── Supplied records

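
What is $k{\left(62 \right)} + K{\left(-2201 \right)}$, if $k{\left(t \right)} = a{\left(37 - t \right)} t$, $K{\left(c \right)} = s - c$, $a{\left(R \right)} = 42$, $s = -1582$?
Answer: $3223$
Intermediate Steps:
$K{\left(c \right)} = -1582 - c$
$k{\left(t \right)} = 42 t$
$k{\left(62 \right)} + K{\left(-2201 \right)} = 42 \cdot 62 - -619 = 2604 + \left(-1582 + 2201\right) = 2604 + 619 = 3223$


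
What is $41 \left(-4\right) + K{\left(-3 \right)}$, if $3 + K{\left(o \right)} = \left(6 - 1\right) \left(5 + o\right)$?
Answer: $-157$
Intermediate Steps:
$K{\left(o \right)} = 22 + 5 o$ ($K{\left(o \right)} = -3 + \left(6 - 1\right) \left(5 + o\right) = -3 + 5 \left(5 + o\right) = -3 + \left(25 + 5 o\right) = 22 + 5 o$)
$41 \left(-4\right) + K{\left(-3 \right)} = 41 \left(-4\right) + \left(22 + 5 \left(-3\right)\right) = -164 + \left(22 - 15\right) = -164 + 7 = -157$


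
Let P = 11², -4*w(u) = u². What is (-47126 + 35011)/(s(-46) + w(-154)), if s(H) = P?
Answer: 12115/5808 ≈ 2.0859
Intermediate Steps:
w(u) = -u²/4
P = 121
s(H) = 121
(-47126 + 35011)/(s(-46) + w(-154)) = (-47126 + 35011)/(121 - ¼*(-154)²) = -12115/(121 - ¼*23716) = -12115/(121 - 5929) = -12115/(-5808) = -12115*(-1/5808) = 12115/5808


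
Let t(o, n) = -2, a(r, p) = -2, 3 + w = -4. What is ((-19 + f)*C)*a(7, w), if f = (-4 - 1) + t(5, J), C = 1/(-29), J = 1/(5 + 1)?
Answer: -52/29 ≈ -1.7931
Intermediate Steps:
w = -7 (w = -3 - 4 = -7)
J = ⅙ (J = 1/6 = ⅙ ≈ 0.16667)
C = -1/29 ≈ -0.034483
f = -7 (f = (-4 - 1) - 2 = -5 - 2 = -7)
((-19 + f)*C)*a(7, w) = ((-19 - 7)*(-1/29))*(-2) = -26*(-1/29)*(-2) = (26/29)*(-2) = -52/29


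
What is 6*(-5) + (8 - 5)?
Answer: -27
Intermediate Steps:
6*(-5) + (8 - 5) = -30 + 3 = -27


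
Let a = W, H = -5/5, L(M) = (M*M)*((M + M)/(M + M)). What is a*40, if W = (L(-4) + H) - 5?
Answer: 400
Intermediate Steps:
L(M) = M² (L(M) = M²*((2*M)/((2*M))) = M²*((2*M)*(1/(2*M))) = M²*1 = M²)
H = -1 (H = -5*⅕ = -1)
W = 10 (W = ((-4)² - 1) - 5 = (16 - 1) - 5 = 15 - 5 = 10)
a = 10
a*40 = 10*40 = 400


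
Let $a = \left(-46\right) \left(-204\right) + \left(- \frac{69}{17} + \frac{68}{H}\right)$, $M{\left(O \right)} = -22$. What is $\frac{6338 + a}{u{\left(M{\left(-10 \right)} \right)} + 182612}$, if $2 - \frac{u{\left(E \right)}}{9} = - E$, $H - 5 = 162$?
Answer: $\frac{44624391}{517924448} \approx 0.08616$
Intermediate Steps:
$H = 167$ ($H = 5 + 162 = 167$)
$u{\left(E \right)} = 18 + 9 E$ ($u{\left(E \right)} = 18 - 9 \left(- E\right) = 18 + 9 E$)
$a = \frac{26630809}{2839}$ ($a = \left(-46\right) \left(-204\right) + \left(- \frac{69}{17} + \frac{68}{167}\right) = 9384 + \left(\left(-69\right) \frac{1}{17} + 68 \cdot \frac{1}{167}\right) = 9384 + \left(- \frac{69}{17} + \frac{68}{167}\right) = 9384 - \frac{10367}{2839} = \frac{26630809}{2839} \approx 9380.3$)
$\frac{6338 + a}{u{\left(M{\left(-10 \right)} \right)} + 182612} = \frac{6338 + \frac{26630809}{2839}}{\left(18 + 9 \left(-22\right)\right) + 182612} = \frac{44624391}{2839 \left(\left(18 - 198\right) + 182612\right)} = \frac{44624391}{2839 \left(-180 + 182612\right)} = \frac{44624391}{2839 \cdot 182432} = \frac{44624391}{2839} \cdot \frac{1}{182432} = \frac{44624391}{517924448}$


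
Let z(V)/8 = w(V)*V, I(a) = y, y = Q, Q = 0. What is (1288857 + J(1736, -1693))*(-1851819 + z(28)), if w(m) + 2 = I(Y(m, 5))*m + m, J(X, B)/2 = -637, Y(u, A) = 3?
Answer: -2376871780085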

────
── Supplied records

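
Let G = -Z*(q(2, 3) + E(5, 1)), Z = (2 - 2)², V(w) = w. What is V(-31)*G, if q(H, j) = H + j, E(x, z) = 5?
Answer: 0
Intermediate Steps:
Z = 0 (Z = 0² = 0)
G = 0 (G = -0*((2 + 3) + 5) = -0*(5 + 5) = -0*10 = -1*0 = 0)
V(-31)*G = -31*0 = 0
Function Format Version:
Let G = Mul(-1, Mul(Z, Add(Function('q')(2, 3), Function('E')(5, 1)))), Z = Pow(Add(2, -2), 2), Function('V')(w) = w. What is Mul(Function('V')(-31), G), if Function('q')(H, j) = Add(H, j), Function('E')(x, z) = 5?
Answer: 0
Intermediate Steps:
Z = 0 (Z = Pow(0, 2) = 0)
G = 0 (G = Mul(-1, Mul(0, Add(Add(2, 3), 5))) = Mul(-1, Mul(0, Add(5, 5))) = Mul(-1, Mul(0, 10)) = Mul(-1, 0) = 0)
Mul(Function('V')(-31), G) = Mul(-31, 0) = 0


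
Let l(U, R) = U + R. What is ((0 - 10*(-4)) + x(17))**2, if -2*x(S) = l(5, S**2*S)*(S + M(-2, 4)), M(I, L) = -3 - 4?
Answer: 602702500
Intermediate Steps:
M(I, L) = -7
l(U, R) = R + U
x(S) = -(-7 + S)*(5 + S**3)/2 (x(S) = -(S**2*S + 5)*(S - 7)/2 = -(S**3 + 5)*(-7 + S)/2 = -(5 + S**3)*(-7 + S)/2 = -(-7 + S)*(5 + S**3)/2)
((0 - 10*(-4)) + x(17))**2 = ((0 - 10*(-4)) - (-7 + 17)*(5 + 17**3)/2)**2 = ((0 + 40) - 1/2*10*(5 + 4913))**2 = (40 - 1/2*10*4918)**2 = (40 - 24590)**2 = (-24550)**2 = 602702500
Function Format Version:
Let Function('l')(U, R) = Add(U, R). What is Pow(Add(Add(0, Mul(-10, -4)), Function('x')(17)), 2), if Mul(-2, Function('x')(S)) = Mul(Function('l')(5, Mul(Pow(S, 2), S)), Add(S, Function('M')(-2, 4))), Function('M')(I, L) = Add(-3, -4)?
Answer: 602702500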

────

### Exercise aim
Reproduce exactly the section above that begins at the line containing "Answer: $-157$" and ends at the line containing "Let t(o, n)", leaving out all other lines.

### Exercise output
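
Answer: $-157$
Intermediate Steps:
$K{\left(o \right)} = 22 + 5 o$ ($K{\left(o \right)} = -3 + \left(6 - 1\right) \left(5 + o\right) = -3 + 5 \left(5 + o\right) = -3 + \left(25 + 5 o\right) = 22 + 5 o$)
$41 \left(-4\right) + K{\left(-3 \right)} = 41 \left(-4\right) + \left(22 + 5 \left(-3\right)\right) = -164 + \left(22 - 15\right) = -164 + 7 = -157$


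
Let P = 11², -4*w(u) = u². What is (-47126 + 35011)/(s(-46) + w(-154)), if s(H) = P?
Answer: 12115/5808 ≈ 2.0859
Intermediate Steps:
w(u) = -u²/4
P = 121
s(H) = 121
(-47126 + 35011)/(s(-46) + w(-154)) = (-47126 + 35011)/(121 - ¼*(-154)²) = -12115/(121 - ¼*23716) = -12115/(121 - 5929) = -12115/(-5808) = -12115*(-1/5808) = 12115/5808


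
Let t(o, n) = -2, a(r, p) = -2, 3 + w = -4. What is ((-19 + f)*C)*a(7, w), if f = (-4 - 1) + t(5, J), C = 1/(-29), J = 1/(5 + 1)?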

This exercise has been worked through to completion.